**WHAT THE EXERCISE ASKS**. The expected output is a verbatim reprint of the lines from the beginning of the data that follows through the line that contains "In the min-plus tropical".

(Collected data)
◇ ◇ ◇ ◇ ◇

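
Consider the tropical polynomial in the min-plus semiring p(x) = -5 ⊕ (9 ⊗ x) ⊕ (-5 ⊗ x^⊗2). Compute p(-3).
p(-3) = -11

A tropical monomial a ⊗ x^⊗i evaluates to a + i · x. Evaluating each term at x = -3:
  Term 0 contributes -5 + 0 · -3 = -5
  Term 1 contributes 9 + 1 · -3 = 6
  Term 2 contributes -5 + 2 · -3 = -11
p(-3) = ⊕ of these = min[-5, 6, -11] = -11.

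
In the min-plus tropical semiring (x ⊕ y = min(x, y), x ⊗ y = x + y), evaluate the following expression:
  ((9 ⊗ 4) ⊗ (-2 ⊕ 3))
((9 ⊗ 4) ⊗ (-2 ⊕ 3)) = 11

Expand innermost to outermost. Recall ⊕ takes the minimum of its arguments and ⊗ takes their sum. Working out the expression ((9 ⊗ 4) ⊗ (-2 ⊕ 3)) gives 11.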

◇ ◇ ◇ ◇ ◇

**COMPLETED EXERCISE**.
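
Consider the tropical polynomial in the min-plus semiring p(x) = -5 ⊕ (9 ⊗ x) ⊕ (-5 ⊗ x^⊗2). Compute p(-3).
p(-3) = -11

A tropical monomial a ⊗ x^⊗i evaluates to a + i · x. Evaluating each term at x = -3:
  Term 0 contributes -5 + 0 · -3 = -5
  Term 1 contributes 9 + 1 · -3 = 6
  Term 2 contributes -5 + 2 · -3 = -11
p(-3) = ⊕ of these = min[-5, 6, -11] = -11.

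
In the min-plus tropical semiring (x ⊕ y = min(x, y), x ⊗ y = x + y), evaluate the following expression: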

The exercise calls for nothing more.